**Your instructions**
Write out exactly the lines below that run from the line containing "Using the convention" through the last line of the records.

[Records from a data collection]
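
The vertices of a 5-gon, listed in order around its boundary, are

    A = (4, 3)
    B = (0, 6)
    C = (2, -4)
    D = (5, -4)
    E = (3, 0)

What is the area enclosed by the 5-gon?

Cross-terms: 24, -12, 12, 12, 9  ⇒  Σ = 45
Area = |Σ|/2 = 22.5.

22.5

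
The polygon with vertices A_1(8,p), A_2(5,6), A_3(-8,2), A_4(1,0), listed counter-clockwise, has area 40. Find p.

6

Write out the shoelace sum; only the two edges meeting at A_1 involve p:
2·Area = [(1·p − 8·0) + (8·6 − 5·p)] + 56
       = -4·p + 104 = 80
⇒ p = 6.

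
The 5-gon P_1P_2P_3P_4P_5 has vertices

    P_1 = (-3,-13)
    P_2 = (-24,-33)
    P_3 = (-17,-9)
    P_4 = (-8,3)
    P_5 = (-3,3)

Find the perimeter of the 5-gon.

|P_1P_2| = √((-21)² + (-20)²) = √841 = 29
|P_2P_3| = √((7)² + (24)²) = √625 = 25
|P_3P_4| = √((9)² + (12)²) = √225 = 15
|P_4P_5| = √((5)² + (0)²) = √25 = 5
|P_5P_1| = √((0)² + (-16)²) = √256 = 16
Perimeter = 29 + 25 + 15 + 5 + 16 = 90.

90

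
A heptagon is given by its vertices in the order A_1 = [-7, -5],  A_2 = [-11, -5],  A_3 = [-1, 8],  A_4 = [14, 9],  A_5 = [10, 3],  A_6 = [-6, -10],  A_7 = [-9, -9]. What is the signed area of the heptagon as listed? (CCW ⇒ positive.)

-209

Cross-terms: -20, -93, -121, -48, -82, -36, -18  ⇒  Σ = -418
Signed area = Σ/2 = -209 (negative ⇒ clockwise traversal).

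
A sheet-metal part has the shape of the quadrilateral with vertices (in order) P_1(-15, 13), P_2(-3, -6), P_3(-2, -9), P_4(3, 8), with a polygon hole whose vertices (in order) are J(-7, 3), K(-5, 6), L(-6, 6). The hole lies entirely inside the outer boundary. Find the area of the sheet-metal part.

Outer boundary:
Cross-terms: 129, 15, 11, 159  ⇒  Σ = 314
Area = |Σ|/2 = 157.
Hole:
Σ = (-27) + (6) + (24) = 3
Area = |Σ|/2 = 1.5.
Net area = 157 − 1.5 = 155.5.

155.5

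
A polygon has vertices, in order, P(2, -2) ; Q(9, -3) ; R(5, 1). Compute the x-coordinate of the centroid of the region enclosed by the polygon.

Apply the shoelace formula. First the cross-terms c_i = x_i·y_{i+1} − x_{i+1}·y_i:
  12, 24, -12  ⇒  2A = 24, A = 12.
Then Σ (x_i + x_{i+1})·c_i = 384, so x̄ = 384 / (6·12) = 16/3.

16/3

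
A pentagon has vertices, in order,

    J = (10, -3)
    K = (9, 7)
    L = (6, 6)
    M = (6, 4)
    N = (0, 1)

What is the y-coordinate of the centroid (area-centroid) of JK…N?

Apply the shoelace (surveyor's) formula. First the cross-terms c_i = x_i·y_{i+1} − x_{i+1}·y_i:
  97, 12, -12, 6, -10  ⇒  2A = 93, A = 46.5.
Then Σ (y_i + y_{i+1})·c_i = 474, so ȳ = 474 / (6·46.5) = 158/93.

158/93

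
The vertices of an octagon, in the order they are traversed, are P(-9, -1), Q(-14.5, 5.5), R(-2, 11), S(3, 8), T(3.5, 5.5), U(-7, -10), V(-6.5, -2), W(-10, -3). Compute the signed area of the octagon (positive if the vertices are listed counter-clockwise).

-169

Apply Gauss's area formula: 2A = Σ (x_i·y_{i+1} − x_{i+1}·y_i), indices taken mod 8.
Cross-terms: -64, -148.5, -49, -11.5, 3.5, -51, -0.5, -17  ⇒  Σ = -338
Signed area = Σ/2 = -169 (negative ⇒ clockwise traversal).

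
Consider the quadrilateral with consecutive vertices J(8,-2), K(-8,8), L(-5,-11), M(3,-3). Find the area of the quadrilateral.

121

Apply the shoelace (surveyor's) formula: 2A = Σ (x_i·y_{i+1} − x_{i+1}·y_i), indices taken mod 4.
Σ = (48) + (128) + (48) + (18) = 242
Area = |Σ|/2 = 121.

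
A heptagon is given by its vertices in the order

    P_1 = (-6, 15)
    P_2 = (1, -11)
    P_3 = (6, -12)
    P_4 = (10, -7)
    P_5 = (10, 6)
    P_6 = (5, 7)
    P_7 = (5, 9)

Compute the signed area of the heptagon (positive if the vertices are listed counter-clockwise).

P_1→P_2: (-6)(-11) − (1)(15) = 51
P_2→P_3: (1)(-12) − (6)(-11) = 54
P_3→P_4: (6)(-7) − (10)(-12) = 78
P_4→P_5: (10)(6) − (10)(-7) = 130
P_5→P_6: (10)(7) − (5)(6) = 40
P_6→P_7: (5)(9) − (5)(7) = 10
P_7→P_1: (5)(15) − (-6)(9) = 129
Σ = 492
Signed area = Σ/2 = 246 (positive ⇒ counter-clockwise traversal).

246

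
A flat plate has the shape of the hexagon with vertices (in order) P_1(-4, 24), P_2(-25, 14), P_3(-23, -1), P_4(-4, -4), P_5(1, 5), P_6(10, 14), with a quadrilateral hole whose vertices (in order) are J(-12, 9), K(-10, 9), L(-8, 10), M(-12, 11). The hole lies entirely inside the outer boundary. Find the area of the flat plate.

606.5

Outer boundary:
Σ = (544) + (347) + (88) + (-16) + (-36) + (296) = 1223
Area = |Σ|/2 = 611.5.
Hole:
Σ = (-18) + (-28) + (32) + (24) = 10
Area = |Σ|/2 = 5.
Net area = 611.5 − 5 = 606.5.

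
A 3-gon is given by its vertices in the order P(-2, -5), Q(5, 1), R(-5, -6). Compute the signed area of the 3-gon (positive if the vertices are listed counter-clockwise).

5.5

Apply the shoelace formula: 2A = Σ (x_i·y_{i+1} − x_{i+1}·y_i), indices taken mod 3.
P→Q: (-2)(1) − (5)(-5) = 23
Q→R: (5)(-6) − (-5)(1) = -25
R→P: (-5)(-5) − (-2)(-6) = 13
Σ = 11
Signed area = Σ/2 = 5.5 (positive ⇒ counter-clockwise traversal).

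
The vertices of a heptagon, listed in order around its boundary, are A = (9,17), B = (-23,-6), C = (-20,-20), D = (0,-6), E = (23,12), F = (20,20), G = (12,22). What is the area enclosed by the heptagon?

Σ = (337) + (340) + (120) + (138) + (220) + (200) + (6) = 1361
Area = |Σ|/2 = 680.5.

680.5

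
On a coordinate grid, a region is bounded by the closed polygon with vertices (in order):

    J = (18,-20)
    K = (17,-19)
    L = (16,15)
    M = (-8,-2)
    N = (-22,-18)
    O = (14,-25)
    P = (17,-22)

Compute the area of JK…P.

Σ = (-2) + (559) + (88) + (100) + (802) + (117) + (56) = 1720
Area = |Σ|/2 = 860.

860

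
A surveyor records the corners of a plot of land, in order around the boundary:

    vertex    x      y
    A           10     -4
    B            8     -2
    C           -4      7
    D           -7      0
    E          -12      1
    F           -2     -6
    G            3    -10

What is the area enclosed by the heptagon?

151

Apply Gauss's area formula: 2A = Σ (x_i·y_{i+1} − x_{i+1}·y_i), indices taken mod 7.
Σ = (12) + (48) + (49) + (-7) + (74) + (38) + (88) = 302
Area = |Σ|/2 = 151.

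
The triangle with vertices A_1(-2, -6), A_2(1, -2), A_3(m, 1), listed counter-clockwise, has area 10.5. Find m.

Write out the shoelace sum; only the two edges meeting at A_3 involve m:
2·Area = [(1·1 − m·(-2)) + (m·(-6) − (-2)·1)] + 10
       = -4·m + 13 = 21
⇒ m = -2.

-2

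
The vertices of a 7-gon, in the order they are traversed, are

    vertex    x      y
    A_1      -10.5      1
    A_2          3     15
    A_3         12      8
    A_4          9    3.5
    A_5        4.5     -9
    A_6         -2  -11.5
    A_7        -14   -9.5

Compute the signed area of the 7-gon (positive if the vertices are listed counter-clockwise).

-384.375

Apply the surveyor's formula: 2A = Σ (x_i·y_{i+1} − x_{i+1}·y_i), indices taken mod 7.
Cross-terms: -160.5, -156, -30, -96.75, -69.75, -142, -113.75  ⇒  Σ = -768.75
Signed area = Σ/2 = -384.375 (negative ⇒ clockwise traversal).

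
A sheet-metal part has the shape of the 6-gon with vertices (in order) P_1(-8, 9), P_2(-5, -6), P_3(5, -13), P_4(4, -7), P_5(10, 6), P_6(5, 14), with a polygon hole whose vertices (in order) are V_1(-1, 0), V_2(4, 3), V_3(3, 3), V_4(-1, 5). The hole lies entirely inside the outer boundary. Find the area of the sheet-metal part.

271.5

Outer boundary:
Apply Gauss's area formula: 2A = Σ (x_i·y_{i+1} − x_{i+1}·y_i), indices taken mod 6.
Σ = (93) + (95) + (17) + (94) + (110) + (157) = 566
Area = |Σ|/2 = 283.
Hole:
Apply the shoelace formula: 2A = Σ (x_i·y_{i+1} − x_{i+1}·y_i), indices taken mod 4.
Cross-terms: -3, 3, 18, 5  ⇒  Σ = 23
Area = |Σ|/2 = 11.5.
Net area = 283 − 11.5 = 271.5.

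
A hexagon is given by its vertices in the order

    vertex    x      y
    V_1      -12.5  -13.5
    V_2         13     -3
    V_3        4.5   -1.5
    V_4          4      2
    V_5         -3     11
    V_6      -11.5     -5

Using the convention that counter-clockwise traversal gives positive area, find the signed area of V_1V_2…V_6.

Σ = (213) + (-6) + (15) + (50) + (141.5) + (92.75) = 506.25
Signed area = Σ/2 = 253.125 (positive ⇒ counter-clockwise traversal).

253.125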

**Exercise result**
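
Using the convention that counter-clockwise traversal gives positive area, find the signed area of V_1V_2…V_6.

Σ = (213) + (-6) + (15) + (50) + (141.5) + (92.75) = 506.25
Signed area = Σ/2 = 253.125 (positive ⇒ counter-clockwise traversal).

253.125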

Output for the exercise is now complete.